▶ [PROVIDED INFORMATION]
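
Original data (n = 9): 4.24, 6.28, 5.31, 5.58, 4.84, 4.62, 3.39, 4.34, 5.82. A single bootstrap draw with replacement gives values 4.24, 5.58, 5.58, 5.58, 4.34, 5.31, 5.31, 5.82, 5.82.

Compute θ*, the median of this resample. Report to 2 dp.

θ* = 5.58

Sorted: 4.24, 4.34, 5.31, 5.31, 5.58, 5.58, 5.58, 5.82, 5.82
Median = middle value = 5.58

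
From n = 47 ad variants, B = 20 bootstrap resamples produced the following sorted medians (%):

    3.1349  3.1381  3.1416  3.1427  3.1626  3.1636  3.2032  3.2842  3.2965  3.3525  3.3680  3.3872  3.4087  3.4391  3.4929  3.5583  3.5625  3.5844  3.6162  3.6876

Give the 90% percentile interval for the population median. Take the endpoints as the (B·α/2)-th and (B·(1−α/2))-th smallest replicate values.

(3.1349, 3.6162)

α = 0.10; lower rank = 20 × 0.050 = 1; upper rank = 20 × 0.950 = 19.
The 1st smallest replicate is 3.1349; the 19th is 3.6162.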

▶ [EXERCISE DESCRIPTION] Check each line of the data above, and please copy the ones in which the string "bootstrap" occurs.

▶ [RESULT]
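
Original data (n = 9): 4.24, 6.28, 5.31, 5.58, 4.84, 4.62, 3.39, 4.34, 5.82. A single bootstrap draw with replacement gives values 4.24, 5.58, 5.58, 5.58, 4.34, 5.31, 5.31, 5.82, 5.82.
From n = 47 ad variants, B = 20 bootstrap resamples produced the following sorted medians (%):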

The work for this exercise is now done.